Stored items:
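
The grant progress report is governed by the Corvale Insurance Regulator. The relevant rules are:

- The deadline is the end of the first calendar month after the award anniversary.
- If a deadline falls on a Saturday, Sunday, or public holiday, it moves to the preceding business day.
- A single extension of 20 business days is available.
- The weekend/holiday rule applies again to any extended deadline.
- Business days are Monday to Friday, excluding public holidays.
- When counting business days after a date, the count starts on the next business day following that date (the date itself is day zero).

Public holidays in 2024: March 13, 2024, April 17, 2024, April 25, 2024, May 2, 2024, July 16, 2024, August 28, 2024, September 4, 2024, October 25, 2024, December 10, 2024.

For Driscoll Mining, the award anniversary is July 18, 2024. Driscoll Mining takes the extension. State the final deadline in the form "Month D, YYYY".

September 30, 2024

1 month after July 18, 2024 is August 2024; that month ends on August 31, 2024.
August 31, 2024 is a Saturday, so it moves to the preceding business day, August 30, 2024 (Friday).
Applying the 20-business-day extension: 20 business days after August 30, 2024 is September 30, 2024.
September 30, 2024 is a Monday and not a listed holiday, so it stands.
Deadline: September 30, 2024.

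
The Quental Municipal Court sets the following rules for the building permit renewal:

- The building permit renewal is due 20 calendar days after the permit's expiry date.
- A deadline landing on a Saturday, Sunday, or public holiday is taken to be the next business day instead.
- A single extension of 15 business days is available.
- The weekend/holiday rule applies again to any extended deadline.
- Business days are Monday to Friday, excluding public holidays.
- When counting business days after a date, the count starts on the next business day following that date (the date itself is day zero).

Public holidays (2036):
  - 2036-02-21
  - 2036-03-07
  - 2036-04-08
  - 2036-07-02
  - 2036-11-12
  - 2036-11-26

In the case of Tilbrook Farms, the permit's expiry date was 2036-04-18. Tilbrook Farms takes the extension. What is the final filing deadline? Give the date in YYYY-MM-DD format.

2036-05-29

Trigger date 2036-04-18 + 20 calendar days = 2036-05-08.
2036-05-08 is a Thursday and not a listed holiday, so it stands.
Applying the 15-business-day extension: 15 business days after 2036-05-08 is 2036-05-29.
Since 2036-05-29 is a Thursday and not a holiday, the date is unchanged.
So the filing is due 2036-05-29.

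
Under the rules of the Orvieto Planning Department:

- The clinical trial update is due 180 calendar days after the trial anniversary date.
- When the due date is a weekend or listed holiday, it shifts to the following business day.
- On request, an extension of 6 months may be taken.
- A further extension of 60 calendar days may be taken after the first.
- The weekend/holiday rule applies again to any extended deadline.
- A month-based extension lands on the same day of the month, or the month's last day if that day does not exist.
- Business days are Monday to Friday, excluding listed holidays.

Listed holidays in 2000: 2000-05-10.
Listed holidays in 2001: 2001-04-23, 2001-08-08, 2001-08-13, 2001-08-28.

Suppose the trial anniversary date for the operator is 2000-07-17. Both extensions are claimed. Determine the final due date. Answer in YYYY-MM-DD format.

From 2000-07-17, 180 calendar days later is 2001-01-13.
2001-01-13 is a Saturday, so it moves to the next business day, 2001-01-15 (Monday).
Applying the 6 months extension: 6 months after 2001-01-15 is 2001-07-15.
Because 2001-07-15 is a Sunday, the deadline becomes 2001-07-16 (Monday).
Add the 60 calendar-day extension to 2001-07-16: 2001-09-14.
2001-09-14 is a Friday and not a listed holiday, so it stands.
Final deadline: 2001-09-14.

2001-09-14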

*Directions*:
Your answer should be the lines of the records that include the word "building".

*Answer to this exercise*:
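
The Quental Municipal Court sets the following rules for the building permit renewal:
- The building permit renewal is due 20 calendar days after the permit's expiry date.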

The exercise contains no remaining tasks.